WORK TASK - Exactly transcribe the line that holds "Full-employment output in a" and every remaining line of the records, up to and including the final one, with nothing else.

:::::

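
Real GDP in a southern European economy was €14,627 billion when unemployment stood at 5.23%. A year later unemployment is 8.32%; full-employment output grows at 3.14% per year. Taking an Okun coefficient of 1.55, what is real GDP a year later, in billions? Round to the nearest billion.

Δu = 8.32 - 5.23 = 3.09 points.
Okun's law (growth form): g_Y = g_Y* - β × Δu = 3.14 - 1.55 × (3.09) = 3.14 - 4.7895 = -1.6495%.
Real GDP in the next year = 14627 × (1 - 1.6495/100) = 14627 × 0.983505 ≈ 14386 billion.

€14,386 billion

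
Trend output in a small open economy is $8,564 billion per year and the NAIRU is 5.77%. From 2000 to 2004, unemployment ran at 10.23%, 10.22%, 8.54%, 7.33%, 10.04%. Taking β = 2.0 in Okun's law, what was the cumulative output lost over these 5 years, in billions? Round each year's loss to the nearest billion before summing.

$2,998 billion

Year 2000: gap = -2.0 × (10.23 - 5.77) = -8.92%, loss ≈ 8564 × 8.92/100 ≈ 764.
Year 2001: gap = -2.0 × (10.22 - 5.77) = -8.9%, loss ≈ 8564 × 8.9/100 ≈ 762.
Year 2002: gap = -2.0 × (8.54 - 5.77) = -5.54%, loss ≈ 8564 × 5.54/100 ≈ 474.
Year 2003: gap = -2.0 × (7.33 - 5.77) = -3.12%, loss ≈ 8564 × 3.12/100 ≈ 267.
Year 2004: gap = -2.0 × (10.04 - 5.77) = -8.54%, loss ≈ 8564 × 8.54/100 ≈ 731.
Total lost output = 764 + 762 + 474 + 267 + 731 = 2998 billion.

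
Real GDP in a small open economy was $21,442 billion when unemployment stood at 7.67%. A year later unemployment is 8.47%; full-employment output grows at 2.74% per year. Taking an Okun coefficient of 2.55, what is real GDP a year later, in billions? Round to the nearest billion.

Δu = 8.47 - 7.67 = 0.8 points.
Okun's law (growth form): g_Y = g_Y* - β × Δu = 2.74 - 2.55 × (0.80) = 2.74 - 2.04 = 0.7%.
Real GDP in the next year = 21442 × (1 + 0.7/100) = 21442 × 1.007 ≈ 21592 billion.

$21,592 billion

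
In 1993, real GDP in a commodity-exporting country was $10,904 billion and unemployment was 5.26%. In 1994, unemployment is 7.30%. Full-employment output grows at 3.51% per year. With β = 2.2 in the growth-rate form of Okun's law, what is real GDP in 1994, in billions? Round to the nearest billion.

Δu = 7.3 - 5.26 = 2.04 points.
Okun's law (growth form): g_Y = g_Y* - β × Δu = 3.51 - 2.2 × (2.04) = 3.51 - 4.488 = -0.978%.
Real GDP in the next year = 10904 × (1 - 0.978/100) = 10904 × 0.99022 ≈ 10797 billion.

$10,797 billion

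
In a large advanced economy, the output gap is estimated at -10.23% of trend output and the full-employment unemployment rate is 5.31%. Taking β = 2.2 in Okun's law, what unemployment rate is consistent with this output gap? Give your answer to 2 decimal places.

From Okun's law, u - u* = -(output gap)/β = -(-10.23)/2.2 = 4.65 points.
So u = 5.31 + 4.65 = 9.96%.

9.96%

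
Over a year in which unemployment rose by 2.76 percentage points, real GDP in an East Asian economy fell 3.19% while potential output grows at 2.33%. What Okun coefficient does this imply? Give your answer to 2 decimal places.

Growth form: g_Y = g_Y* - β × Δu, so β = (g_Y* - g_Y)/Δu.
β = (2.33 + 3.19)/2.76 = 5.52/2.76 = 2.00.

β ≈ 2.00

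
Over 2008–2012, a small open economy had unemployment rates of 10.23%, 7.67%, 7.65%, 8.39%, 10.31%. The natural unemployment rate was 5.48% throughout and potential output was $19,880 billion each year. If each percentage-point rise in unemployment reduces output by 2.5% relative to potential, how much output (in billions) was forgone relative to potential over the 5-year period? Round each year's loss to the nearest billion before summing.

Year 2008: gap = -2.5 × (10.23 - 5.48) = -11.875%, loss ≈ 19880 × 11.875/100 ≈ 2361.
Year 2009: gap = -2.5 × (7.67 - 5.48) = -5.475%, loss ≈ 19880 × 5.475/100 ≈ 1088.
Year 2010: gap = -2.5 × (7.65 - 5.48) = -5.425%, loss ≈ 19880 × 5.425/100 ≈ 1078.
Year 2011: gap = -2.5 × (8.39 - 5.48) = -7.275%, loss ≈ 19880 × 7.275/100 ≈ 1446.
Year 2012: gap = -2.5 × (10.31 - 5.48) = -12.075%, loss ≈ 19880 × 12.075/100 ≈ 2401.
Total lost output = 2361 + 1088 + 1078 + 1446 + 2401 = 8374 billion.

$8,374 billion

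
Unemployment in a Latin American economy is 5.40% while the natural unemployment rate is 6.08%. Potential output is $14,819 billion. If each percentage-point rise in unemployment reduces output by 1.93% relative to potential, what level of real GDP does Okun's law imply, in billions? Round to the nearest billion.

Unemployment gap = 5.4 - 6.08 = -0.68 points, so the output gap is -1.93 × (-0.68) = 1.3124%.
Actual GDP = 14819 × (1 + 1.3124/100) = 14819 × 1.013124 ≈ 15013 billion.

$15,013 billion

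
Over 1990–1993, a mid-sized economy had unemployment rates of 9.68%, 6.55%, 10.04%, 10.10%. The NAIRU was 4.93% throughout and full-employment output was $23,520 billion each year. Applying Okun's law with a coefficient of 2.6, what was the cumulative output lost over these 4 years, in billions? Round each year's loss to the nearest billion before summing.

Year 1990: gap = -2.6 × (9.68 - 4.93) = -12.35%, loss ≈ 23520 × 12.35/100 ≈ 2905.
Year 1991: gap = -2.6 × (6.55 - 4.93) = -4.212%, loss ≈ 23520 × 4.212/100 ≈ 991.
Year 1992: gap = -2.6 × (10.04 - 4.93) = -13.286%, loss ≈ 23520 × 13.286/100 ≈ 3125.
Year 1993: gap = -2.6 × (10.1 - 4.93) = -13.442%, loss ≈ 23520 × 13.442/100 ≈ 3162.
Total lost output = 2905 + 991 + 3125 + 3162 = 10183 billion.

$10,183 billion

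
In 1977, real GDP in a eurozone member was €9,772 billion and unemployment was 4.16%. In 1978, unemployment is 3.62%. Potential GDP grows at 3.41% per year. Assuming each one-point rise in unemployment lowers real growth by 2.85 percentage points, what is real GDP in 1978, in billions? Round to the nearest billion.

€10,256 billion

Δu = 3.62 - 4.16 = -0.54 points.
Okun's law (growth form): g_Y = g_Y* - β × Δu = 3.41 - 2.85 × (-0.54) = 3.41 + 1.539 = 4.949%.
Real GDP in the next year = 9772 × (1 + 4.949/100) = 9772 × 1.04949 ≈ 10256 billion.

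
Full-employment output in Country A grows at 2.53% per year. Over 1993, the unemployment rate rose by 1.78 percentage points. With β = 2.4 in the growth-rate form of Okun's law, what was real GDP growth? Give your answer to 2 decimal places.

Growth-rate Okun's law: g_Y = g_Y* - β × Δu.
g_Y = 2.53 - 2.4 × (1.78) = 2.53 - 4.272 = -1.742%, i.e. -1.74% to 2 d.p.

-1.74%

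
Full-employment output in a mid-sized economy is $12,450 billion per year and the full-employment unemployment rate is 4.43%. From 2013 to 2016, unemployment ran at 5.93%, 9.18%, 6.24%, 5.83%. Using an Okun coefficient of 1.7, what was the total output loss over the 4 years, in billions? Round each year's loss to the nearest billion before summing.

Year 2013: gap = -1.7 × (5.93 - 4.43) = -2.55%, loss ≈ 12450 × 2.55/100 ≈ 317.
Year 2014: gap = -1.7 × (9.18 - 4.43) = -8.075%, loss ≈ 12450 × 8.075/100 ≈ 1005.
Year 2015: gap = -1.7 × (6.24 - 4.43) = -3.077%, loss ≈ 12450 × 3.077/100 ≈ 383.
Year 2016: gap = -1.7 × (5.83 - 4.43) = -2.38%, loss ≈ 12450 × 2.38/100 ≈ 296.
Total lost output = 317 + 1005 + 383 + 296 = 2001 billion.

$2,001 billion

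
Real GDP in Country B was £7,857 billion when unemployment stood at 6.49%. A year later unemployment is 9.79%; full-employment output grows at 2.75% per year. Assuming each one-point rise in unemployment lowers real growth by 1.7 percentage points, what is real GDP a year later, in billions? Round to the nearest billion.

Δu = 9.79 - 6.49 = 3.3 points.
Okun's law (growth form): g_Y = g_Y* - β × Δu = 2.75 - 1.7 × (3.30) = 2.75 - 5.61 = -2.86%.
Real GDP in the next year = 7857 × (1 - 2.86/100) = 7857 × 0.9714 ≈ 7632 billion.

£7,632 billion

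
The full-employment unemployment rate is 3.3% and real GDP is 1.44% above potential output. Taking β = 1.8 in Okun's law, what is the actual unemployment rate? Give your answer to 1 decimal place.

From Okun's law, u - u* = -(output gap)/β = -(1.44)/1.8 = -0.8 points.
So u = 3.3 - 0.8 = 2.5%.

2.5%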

:::::

OUTPUT BELOW -
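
Full-employment output in a mid-sized economy is $12,450 billion per year and the full-employment unemployment rate is 4.43%. From 2013 to 2016, unemployment ran at 5.93%, 9.18%, 6.24%, 5.83%. Using an Okun coefficient of 1.7, what was the total output loss over the 4 years, in billions? Round each year's loss to the nearest billion before summing.

Year 2013: gap = -1.7 × (5.93 - 4.43) = -2.55%, loss ≈ 12450 × 2.55/100 ≈ 317.
Year 2014: gap = -1.7 × (9.18 - 4.43) = -8.075%, loss ≈ 12450 × 8.075/100 ≈ 1005.
Year 2015: gap = -1.7 × (6.24 - 4.43) = -3.077%, loss ≈ 12450 × 3.077/100 ≈ 383.
Year 2016: gap = -1.7 × (5.83 - 4.43) = -2.38%, loss ≈ 12450 × 2.38/100 ≈ 296.
Total lost output = 317 + 1005 + 383 + 296 = 2001 billion.

$2,001 billion

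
Real GDP in Country B was £7,857 billion when unemployment stood at 6.49%. A year later unemployment is 9.79%; full-employment output grows at 2.75% per year. Assuming each one-point rise in unemployment lowers real growth by 1.7 percentage points, what is real GDP a year later, in billions? Round to the nearest billion.

Δu = 9.79 - 6.49 = 3.3 points.
Okun's law (growth form): g_Y = g_Y* - β × Δu = 2.75 - 1.7 × (3.30) = 2.75 - 5.61 = -2.86%.
Real GDP in the next year = 7857 × (1 - 2.86/100) = 7857 × 0.9714 ≈ 7632 billion.

£7,632 billion

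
The full-employment unemployment rate is 3.3% and real GDP is 1.44% above potential output. Taking β = 1.8 in Okun's law, what is the actual unemployment rate? Give your answer to 1 decimal place.

From Okun's law, u - u* = -(output gap)/β = -(1.44)/1.8 = -0.8 points.
So u = 3.3 - 0.8 = 2.5%.

2.5%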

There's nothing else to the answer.